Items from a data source
>>>>>

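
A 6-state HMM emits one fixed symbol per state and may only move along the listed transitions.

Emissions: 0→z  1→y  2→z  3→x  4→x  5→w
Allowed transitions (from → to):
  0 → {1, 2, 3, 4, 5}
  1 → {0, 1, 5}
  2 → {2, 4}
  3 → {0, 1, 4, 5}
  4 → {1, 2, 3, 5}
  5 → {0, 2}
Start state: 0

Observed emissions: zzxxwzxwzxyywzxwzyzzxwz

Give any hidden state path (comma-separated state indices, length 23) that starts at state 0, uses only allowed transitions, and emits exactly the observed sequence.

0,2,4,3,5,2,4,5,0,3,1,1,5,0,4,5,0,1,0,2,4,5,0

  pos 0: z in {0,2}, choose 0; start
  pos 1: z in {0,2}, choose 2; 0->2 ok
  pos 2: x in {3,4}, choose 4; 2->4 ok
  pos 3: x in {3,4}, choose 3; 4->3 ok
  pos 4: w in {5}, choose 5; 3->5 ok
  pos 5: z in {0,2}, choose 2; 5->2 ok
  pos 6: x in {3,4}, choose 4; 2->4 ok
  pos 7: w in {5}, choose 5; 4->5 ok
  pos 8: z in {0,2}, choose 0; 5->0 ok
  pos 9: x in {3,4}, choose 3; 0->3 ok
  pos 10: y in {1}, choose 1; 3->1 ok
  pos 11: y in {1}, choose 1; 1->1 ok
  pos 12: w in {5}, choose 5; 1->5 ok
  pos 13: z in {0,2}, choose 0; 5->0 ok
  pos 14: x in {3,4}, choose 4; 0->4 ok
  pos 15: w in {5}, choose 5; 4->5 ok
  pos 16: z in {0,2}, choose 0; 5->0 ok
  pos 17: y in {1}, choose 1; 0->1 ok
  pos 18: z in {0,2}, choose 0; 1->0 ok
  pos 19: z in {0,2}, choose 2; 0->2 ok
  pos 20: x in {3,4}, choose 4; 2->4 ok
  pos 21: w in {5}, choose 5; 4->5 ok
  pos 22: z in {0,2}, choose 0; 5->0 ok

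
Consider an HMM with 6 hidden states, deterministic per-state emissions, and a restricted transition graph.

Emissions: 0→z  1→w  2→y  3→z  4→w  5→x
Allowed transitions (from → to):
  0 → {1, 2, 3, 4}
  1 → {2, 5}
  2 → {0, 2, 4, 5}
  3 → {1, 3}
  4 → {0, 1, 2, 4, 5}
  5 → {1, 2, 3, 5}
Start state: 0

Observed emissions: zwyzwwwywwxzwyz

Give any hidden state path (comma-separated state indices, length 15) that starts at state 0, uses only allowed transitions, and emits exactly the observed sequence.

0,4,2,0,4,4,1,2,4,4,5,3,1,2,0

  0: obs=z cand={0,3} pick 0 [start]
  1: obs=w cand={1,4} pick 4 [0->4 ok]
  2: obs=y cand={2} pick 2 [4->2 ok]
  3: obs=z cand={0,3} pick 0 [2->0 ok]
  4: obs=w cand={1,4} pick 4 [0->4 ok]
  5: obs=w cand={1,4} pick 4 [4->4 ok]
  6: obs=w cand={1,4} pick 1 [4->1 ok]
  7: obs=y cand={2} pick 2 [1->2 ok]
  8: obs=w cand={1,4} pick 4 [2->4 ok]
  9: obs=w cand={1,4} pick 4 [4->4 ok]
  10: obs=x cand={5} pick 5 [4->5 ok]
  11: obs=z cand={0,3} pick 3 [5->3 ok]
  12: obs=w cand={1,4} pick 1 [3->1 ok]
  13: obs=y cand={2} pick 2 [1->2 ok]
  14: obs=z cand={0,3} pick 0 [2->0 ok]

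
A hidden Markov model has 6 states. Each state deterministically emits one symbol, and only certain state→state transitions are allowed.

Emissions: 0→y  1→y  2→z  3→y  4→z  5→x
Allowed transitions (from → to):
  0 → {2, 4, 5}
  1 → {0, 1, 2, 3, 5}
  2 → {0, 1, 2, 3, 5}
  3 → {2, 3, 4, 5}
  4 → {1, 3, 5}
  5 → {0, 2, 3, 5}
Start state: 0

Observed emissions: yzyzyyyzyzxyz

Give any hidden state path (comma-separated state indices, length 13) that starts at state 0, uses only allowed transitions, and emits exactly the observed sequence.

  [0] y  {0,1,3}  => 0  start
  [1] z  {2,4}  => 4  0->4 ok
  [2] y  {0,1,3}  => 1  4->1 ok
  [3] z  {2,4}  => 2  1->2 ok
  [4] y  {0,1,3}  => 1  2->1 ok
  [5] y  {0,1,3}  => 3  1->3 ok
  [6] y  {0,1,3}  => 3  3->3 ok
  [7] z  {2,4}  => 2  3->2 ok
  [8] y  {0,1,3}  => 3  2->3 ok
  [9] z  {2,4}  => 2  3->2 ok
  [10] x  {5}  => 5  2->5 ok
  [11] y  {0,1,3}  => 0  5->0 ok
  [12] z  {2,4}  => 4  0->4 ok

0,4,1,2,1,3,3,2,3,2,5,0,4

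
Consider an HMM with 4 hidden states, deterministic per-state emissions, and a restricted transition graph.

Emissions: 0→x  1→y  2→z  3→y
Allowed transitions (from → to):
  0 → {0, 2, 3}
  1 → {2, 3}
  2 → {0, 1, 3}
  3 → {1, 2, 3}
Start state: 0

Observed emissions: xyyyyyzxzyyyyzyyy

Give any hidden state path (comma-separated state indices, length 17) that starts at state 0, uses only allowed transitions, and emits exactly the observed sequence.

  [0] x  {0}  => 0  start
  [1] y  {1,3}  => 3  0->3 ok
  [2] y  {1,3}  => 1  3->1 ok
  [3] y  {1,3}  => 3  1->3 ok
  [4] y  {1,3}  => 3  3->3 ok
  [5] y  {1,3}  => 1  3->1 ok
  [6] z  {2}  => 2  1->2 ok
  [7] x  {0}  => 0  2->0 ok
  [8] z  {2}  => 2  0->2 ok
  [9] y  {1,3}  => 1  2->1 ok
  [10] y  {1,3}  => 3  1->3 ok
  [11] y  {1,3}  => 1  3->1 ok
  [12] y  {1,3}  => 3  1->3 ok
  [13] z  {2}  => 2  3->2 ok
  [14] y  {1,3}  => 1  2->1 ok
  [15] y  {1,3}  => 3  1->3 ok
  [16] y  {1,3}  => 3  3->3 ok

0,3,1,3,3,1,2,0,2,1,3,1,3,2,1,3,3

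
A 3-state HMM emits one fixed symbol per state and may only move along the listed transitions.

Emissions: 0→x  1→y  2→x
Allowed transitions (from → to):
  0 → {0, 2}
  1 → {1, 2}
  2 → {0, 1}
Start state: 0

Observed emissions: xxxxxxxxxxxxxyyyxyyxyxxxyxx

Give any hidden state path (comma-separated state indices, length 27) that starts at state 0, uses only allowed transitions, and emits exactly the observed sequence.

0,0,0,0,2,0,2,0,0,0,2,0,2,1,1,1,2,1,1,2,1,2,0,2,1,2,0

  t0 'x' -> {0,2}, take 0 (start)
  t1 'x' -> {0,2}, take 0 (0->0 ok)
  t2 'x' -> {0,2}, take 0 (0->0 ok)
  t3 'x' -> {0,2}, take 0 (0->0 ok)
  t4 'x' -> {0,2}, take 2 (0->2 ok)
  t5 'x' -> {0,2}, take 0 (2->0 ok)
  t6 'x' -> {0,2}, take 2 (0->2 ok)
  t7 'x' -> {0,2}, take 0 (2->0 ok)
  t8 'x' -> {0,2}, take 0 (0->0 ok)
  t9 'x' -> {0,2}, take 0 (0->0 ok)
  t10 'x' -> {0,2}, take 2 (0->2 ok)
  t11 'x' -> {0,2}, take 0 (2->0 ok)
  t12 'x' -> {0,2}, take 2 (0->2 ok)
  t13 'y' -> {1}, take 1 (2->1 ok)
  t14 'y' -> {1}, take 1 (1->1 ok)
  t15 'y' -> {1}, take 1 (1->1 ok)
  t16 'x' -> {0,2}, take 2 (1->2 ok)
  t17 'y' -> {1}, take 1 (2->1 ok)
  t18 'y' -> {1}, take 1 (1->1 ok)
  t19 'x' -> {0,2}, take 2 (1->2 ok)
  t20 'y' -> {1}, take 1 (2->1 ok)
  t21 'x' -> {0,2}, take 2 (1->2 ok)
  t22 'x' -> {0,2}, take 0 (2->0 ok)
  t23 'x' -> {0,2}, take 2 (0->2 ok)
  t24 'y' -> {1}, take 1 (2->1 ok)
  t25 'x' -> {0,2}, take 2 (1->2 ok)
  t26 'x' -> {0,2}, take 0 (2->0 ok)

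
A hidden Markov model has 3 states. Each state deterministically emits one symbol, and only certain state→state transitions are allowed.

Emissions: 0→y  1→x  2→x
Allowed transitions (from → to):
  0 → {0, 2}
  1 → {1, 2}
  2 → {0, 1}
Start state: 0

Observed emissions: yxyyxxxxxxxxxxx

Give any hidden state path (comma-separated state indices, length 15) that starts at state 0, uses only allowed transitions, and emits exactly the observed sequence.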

<<<<<

[PROBLEM TO WORK ON] Only the lines that contain the string "model" should be copied from the entries above.

[SOLUTION]
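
A hidden Markov model has 6 states. Each state deterministically emits one symbol, and only certain state→state transitions are allowed.
A hidden Markov model has 3 states. Each state deterministically emits one symbol, and only certain state→state transitions are allowed.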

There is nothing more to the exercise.